> **Given entries**:
____________________
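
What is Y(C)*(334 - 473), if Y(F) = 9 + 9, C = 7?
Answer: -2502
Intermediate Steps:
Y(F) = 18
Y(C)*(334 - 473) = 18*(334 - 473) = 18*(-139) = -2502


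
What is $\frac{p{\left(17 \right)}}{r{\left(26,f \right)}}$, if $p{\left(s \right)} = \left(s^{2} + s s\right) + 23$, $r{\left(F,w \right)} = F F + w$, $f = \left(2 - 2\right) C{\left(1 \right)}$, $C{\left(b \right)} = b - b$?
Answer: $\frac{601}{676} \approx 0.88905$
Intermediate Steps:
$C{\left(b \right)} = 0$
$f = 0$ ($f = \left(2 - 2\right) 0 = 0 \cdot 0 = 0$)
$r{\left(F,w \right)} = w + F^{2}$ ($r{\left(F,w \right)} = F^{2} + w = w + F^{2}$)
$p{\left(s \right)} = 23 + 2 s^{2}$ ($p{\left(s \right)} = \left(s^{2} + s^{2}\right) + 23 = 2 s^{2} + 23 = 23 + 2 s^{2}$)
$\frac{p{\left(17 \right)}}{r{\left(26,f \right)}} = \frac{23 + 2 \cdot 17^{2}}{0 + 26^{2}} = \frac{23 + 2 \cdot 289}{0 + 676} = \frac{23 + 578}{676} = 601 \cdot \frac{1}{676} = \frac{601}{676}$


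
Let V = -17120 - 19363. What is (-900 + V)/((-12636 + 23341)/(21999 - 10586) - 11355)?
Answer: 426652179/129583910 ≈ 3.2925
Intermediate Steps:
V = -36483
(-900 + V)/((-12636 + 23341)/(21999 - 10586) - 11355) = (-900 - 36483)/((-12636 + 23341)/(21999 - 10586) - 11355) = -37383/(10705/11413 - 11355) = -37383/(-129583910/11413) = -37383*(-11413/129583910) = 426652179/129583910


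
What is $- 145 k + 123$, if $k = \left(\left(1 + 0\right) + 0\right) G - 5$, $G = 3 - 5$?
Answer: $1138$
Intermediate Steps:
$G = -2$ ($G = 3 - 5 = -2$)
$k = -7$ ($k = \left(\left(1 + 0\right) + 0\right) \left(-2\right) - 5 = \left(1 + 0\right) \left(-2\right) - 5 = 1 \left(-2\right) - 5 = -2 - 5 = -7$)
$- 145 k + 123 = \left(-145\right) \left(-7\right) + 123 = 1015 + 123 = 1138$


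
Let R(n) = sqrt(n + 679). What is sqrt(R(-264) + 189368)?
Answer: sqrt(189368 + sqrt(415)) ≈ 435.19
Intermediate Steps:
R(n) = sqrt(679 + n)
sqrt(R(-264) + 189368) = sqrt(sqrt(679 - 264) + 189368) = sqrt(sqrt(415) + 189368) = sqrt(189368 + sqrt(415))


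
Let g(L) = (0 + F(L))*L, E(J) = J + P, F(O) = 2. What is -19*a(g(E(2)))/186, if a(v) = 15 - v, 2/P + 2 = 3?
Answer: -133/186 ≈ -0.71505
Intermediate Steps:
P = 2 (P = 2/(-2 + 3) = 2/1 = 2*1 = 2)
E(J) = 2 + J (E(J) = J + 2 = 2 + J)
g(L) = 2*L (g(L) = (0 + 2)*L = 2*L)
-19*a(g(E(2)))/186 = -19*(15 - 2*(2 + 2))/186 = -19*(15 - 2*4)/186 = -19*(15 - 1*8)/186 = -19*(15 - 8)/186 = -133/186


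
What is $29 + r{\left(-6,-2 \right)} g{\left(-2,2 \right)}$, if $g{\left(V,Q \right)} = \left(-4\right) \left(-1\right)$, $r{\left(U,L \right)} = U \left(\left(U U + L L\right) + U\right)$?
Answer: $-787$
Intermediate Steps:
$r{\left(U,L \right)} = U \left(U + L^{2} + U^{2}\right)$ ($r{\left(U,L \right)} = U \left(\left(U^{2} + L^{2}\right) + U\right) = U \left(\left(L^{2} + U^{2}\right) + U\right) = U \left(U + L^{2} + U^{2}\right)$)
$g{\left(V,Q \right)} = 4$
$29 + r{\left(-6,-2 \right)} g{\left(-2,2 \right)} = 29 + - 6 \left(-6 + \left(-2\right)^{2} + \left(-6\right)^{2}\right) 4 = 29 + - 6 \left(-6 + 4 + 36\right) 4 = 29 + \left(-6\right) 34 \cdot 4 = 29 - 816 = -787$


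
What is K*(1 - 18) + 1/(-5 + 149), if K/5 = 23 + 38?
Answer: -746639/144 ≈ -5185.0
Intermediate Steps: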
____________________
> **What is needed**: Copy all lines above containing the string "Answer".

> **Task response**:
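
Answer: -2502
Answer: $\frac{601}{676} \approx 0.88905$
Answer: 426652179/129583910 ≈ 3.2925
Answer: $1138$
Answer: sqrt(189368 + sqrt(415)) ≈ 435.19
Answer: -133/186 ≈ -0.71505
Answer: $-787$
Answer: -746639/144 ≈ -5185.0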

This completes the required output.